Stored data
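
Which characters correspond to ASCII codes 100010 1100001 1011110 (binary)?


Codes (binary): 100010 1100001 1011110
Per-code ASCII lookup:
  100010 = 34  (special character) → '"'
  1100001 = 97  (range 97-122: lowercase, 97 - 97 = 0) → 'a'
  1011110 = 94  (special character) → '^'
= '"a^'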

**Task to carry out:** Set down each entry exactly, leaving none out.

**Solution below:**
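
Which characters correspond to ASCII codes 100010 1100001 1011110 (binary)?


Codes (binary): 100010 1100001 1011110
Per-code ASCII lookup:
  100010 = 34  (special character) → '"'
  1100001 = 97  (range 97-122: lowercase, 97 - 97 = 0) → 'a'
  1011110 = 94  (special character) → '^'
= '"a^'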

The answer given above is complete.